Repeat each of these records exactly.
*** EXCERPTED RECORDS ***
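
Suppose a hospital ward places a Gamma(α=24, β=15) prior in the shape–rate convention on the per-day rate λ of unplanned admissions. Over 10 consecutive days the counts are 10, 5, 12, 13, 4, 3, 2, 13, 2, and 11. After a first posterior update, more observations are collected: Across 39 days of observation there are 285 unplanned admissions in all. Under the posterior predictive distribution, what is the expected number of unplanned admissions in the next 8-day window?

Total count: 10 + 5 + 12 + 13 + 4 + 3 + 2 + 13 + 2 + 11 = 75.
Total exposure: 10 days.
After the first batch: Gamma(24 + 75, 15 + 10) = Gamma(99, 25).
Total count 285 over total exposure 39 days.
After the second batch: Gamma(99 + 285, 25 + 39) = Gamma(384, 64).
Predictive mean over an 8-day window = T·E[λ|data] = 8·384/64 = 48.

48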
*** End of EXCERPTED RECORDS ***
◆ **FINAL ANSWER**:
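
Suppose a hospital ward places a Gamma(α=24, β=15) prior in the shape–rate convention on the per-day rate λ of unplanned admissions. Over 10 consecutive days the counts are 10, 5, 12, 13, 4, 3, 2, 13, 2, and 11. After a first posterior update, more observations are collected: Across 39 days of observation there are 285 unplanned admissions in all. Under the posterior predictive distribution, what is the expected number of unplanned admissions in the next 8-day window?

Total count: 10 + 5 + 12 + 13 + 4 + 3 + 2 + 13 + 2 + 11 = 75.
Total exposure: 10 days.
After the first batch: Gamma(24 + 75, 15 + 10) = Gamma(99, 25).
Total count 285 over total exposure 39 days.
After the second batch: Gamma(99 + 285, 25 + 39) = Gamma(384, 64).
Predictive mean over an 8-day window = T·E[λ|data] = 8·384/64 = 48.

48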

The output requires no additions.